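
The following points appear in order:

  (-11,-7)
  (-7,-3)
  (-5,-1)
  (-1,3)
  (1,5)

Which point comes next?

(5,9)

For the first part, alternating steps +4, +2, +4, +2, …: -11, -7, -5, -1, 1 → 5.
Second part: always 4 more than the first part, so -7, -3, -1, 3, 5 → 9.
Putting it together: (5,9).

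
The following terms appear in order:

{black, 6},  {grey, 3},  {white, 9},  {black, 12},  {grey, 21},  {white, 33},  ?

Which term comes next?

Shade: repeats black → grey → white, so black, grey, white, black, grey, white → black.
Second value: 6, 3, 9, 12, 21, 33 → 54 (each term is the sum of the two before it).
Combining the parts gives {black, 54}.

{black, 54}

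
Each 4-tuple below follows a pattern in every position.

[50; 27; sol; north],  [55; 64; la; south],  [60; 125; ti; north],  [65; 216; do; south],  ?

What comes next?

[70; 343; re; north]

First slot: +5 each step; 50, 55, 60, 65 → 70.
For the second slot, perfect cubes: 3³, 4³, 5³, …: 27, 64, 125, 216 → 343.
Note goes sol, la, ti, do → re (runs through the solfège scale do→ti).
Direction goes north, south, north, south → north (alternates north ↔ south).
So the next 4-tuple is [70; 343; re; north].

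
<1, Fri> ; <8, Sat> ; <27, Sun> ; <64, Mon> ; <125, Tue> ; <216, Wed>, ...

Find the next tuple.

First part — perfect cubes: 1³, 2³, 3³, …: 1, 8, 27, 64, 125, 216 → 343.
Day: Fri, Sat, Sun, Mon, Tue, Wed → Thu (runs through the weekdays Mon→Sun).
Combining the parts gives <343, Thu>.

<343, Thu>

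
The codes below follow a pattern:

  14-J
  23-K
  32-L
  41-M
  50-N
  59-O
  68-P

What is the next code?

77-Q

First component: +9 each step; 14, 23, 32, 41, 50, 59, 68 → 77.
Letter goes J, K, L, M, N, O, P → Q (letters move forward 1 place in the alphabet).
So the next code is 77-Q.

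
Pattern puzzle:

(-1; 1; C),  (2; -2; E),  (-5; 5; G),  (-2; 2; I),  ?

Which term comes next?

For the first part, alternating steps +3, −7, +3, −7, …: -1, 2, -5, -2 → -9.
Second part: always the negative of the first part; 1, -2, 5, 2 → 9.
Letter: letters move forward 2 places in the alphabet, so C, E, G, I → K.
Putting it together: (-9; 9; K).

(-9; 9; K)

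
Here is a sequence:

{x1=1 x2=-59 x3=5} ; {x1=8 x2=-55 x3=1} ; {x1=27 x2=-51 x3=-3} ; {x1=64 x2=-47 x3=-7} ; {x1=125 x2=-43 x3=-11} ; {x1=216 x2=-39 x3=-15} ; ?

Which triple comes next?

{x1=343 x2=-35 x3=-19}

For the x1, perfect cubes: 1³, 2³, 3³, …: 1, 8, 27, 64, 125, 216 → 343.
X2: -59, -55, -51, -47, -43, -39 → -35 (+4 each step).
X3 goes 5, 1, -3, -7, -11, -15 → -19 (together with the x2 always sums to -54).
So the next triple is {x1=343 x2=-35 x3=-19}.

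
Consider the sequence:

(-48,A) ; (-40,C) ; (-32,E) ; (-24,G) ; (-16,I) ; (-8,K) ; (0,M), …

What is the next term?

(8,O)

First component — +8 each step: -48, -40, -32, -24, -16, -8, 0 → 8.
Letter goes A, C, E, G, I, K, M → O (letters move forward 2 places in the alphabet).
Combining the parts gives (8,O).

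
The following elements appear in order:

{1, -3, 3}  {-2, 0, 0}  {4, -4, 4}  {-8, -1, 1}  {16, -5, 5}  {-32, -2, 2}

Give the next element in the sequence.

First component: 1, -2, 4, -8, 16, -32 → 64 (×(-2) each step).
Second component: alternating steps +3, −4, +3, −4, …; -3, 0, -4, -1, -5, -2 → -6.
Third component: always the negative of the second component; 3, 0, 4, 1, 5, 2 → 6.
Putting it together: {64, -6, 6}.

{64, -6, 6}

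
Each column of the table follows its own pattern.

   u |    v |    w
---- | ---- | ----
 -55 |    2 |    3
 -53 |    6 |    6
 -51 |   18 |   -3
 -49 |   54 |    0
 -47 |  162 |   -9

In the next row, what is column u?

-45

Column u goes -55, -53, -51, -49, -47 → -45 (+2 each step).
For the column v, ×3 each step: 2, 6, 18, 54, 162 → 486.
Column w goes 3, 6, -3, 0, -9 → -6 (alternating steps +3, −9, +3, −9, …).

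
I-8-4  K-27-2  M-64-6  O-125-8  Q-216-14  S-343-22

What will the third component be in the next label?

36

Third component: 4, 2, 6, 8, 14, 22 → 36 (each term is the sum of the two before it).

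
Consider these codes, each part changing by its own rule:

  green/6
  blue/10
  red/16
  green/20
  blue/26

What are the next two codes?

red/30, green/36

For the colour, repeats green → blue → red: green, blue, red, green, blue → red → green.
Second component: alternating steps +4, +6, +4, +6, …, so 6, 10, 16, 20, 26 → 30 → 36.
Putting the parts together: red/30 and then green/36.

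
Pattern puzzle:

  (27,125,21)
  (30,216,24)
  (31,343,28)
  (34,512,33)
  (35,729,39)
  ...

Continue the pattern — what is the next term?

First part goes 27, 30, 31, 34, 35 → 38 (alternating steps +3, +1, +3, +1, …).
Second part: perfect cubes: 5³, 6³, 7³, …, so 125, 216, 343, 512, 729 → 1000.
Third part: differences are 3, 4, 5, … (increasing by 1 each time); 21, 24, 28, 33, 39 → 46.
So the next term is (38,1000,46).

(38,1000,46)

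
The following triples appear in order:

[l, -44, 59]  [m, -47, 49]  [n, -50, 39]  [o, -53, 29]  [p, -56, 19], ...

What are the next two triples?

[q, -59, 9], [r, -62, -1]

Letter — letters move forward 1 place in the alphabet: l, m, n, o, p → q → r.
Second slot: -44, -47, -50, -53, -56 → -59 → -62 (−3 each step).
Third slot goes 59, 49, 39, 29, 19 → 9 → -1 (−10 each step).
Putting the parts together: [q, -59, 9] and then [r, -62, -1].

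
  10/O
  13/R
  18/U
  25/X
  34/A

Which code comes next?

45/D

First component: differences are 3, 5, 7, … (increasing by 2 each time), so 10, 13, 18, 25, 34 → 45.
Letter goes O, R, U, X, A → D (letters move forward 3 places in the alphabet, wrapping Z→A).
So the next code is 45/D.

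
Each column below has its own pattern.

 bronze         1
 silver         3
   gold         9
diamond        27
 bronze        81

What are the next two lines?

Rank — repeats bronze → silver → gold → diamond: bronze, silver, gold, diamond, bronze → silver → gold.
Second component: 1, 3, 9, 27, 81 → 243 → 729 (×3 each step).
So the next two lines are silver  243 and gold  729.

silver  243; gold  729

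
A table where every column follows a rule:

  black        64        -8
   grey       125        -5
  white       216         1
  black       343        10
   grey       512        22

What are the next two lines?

Shade: black, grey, white, black, grey → white → black (repeats black → grey → white).
Second component: perfect cubes: 4³, 5³, 6³, …, so 64, 125, 216, 343, 512 → 729 → 1000.
Third component: -8, -5, 1, 10, 22 → 37 → 55 (differences are 3, 6, 9, … (increasing by 3 each time)).
So the next two lines are white  729  37 and black  1000  55.

white  729  37; black  1000  55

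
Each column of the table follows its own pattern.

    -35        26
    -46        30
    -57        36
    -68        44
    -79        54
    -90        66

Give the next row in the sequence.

For the first component, −11 each step: -35, -46, -57, -68, -79, -90 → -101.
For the second component, differences are 4, 6, 8, … (increasing by 2 each time): 26, 30, 36, 44, 54, 66 → 80.
Combining the parts gives -101  80.

-101  80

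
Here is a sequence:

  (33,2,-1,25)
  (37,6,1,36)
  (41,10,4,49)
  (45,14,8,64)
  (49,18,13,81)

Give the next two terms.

(53,22,19,100), (57,26,26,121)

First entry: +4 each step; 33, 37, 41, 45, 49 → 53 → 57.
Second entry: 2, 6, 10, 14, 18 → 22 → 26 (+4 each step).
Third entry goes -1, 1, 4, 8, 13 → 19 → 26 (differences are 2, 3, 4, … (increasing by 1 each time)).
Fourth entry goes 25, 36, 49, 64, 81 → 100 → 121 (perfect squares: 5², 6², 7², …).
So the next two terms are (53,22,19,100) and (57,26,26,121).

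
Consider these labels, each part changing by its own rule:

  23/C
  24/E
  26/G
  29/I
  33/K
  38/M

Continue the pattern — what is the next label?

44/O

For the first component, differences are 1, 2, 3, … (increasing by 1 each time): 23, 24, 26, 29, 33, 38 → 44.
Letter — letters move forward 2 places in the alphabet: C, E, G, I, K, M → O.
Putting it together: 44/O.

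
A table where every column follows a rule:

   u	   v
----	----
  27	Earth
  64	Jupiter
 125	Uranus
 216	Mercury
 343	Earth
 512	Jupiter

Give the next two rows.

For the column u, perfect cubes: 3³, 4³, 5³, …: 27, 64, 125, 216, 343, 512 → 729 → 1000.
Column v: repeats Earth → Jupiter → Uranus → Mercury; Earth, Jupiter, Uranus, Mercury, Earth, Jupiter → Uranus → Mercury.
So the next two rows are 729  Uranus and 1000  Mercury.

729  Uranus; 1000  Mercury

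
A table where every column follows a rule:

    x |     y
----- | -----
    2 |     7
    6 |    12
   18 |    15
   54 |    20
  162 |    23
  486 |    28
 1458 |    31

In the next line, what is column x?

Column x: ×3 each step; 2, 6, 18, 54, 162, 486, 1458 → 4374.
Column y goes 7, 12, 15, 20, 23, 28, 31 → 36 (alternating steps +5, +3, +5, +3, …).

4374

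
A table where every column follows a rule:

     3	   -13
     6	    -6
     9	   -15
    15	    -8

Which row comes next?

First component goes 3, 6, 9, 15 → 24 (each term is the sum of the two before it).
For the second component, alternating steps +7, −9, +7, −9, …: -13, -6, -15, -8 → -17.
Putting it together: 24  -17.

24  -17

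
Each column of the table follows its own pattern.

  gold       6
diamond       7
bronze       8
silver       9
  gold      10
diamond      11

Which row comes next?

Rank goes gold, diamond, bronze, silver, gold, diamond → bronze (repeats gold → diamond → bronze → silver).
Second component: 6, 7, 8, 9, 10, 11 → 12 (+1 each step).
Combining the parts gives bronze  12.

bronze  12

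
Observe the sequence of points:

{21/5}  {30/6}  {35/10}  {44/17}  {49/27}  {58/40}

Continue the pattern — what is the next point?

First slot — alternating steps +9, +5, +9, +5, …: 21, 30, 35, 44, 49, 58 → 63.
Second slot: differences are 1, 4, 7, … (increasing by 3 each time), so 5, 6, 10, 17, 27, 40 → 56.
Putting it together: {63/56}.

{63/56}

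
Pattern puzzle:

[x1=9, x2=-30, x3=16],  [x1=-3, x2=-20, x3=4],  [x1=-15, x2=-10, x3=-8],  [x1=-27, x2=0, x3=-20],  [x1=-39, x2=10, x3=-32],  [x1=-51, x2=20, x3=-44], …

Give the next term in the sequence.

[x1=-63, x2=30, x3=-56]

X1: −12 each step, so 9, -3, -15, -27, -39, -51 → -63.
X2 — +10 each step: -30, -20, -10, 0, 10, 20 → 30.
X3: 16, 4, -8, -20, -32, -44 → -56 (always 7 more than the x1).
Putting it together: [x1=-63, x2=30, x3=-56].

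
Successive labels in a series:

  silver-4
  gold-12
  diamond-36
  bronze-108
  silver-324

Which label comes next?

Rank: repeats silver → gold → diamond → bronze; silver, gold, diamond, bronze, silver → gold.
Second component: ×3 each step, so 4, 12, 36, 108, 324 → 972.
So the next label is gold-972.

gold-972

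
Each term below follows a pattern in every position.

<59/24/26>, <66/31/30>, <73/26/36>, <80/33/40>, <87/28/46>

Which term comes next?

<94/35/50>

First part goes 59, 66, 73, 80, 87 → 94 (+7 each step).
For the second part, alternating steps +7, −5, +7, −5, …: 24, 31, 26, 33, 28 → 35.
Third part: 26, 30, 36, 40, 46 → 50 (alternating steps +4, +6, +4, +6, …).
So the next term is <94/35/50>.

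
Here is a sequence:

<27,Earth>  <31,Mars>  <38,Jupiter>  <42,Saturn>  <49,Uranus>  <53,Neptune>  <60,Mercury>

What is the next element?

<64,Venus>

First coordinate goes 27, 31, 38, 42, 49, 53, 60 → 64 (alternating steps +4, +7, +4, +7, …).
Planet: runs through the planets Mercury→Neptune; Earth, Mars, Jupiter, Saturn, Uranus, Neptune, Mercury → Venus.
Combining the parts gives <64,Venus>.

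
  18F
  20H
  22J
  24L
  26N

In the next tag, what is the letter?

Letter: F, H, J, L, N → P (letters move forward 2 places in the alphabet).

P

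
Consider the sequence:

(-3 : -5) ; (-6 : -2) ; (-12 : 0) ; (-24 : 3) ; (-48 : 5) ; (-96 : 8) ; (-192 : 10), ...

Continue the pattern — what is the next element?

First coordinate: ×2 each step; -3, -6, -12, -24, -48, -96, -192 → -384.
Second coordinate: alternating steps +3, +2, +3, +2, …; -5, -2, 0, 3, 5, 8, 10 → 13.
Combining the parts gives (-384 : 13).

(-384 : 13)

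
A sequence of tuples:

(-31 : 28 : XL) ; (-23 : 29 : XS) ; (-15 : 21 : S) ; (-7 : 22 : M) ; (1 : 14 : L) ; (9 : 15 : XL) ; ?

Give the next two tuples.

First part — +8 each step: -31, -23, -15, -7, 1, 9 → 17 → 25.
Second part: alternating steps +1, −8, +1, −8, …; 28, 29, 21, 22, 14, 15 → 7 → 8.
Size: XL, XS, S, M, L, XL → XS → S (repeats XL → XS → S → M → L).
So the next two tuples are (17 : 7 : XS) and (25 : 8 : S).

(17 : 7 : XS), (25 : 8 : S)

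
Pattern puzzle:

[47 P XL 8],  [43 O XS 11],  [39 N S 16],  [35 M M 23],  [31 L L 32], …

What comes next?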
+ + + + + + +
■ **WORK REQUEST**
The string "following" shows up in some lines of the listing. Copy each such line.

■ **EXERCISE RESPONSE**
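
The following points appear in order:
The following terms appear in order:
The following elements appear in order:
The following triples appear in order: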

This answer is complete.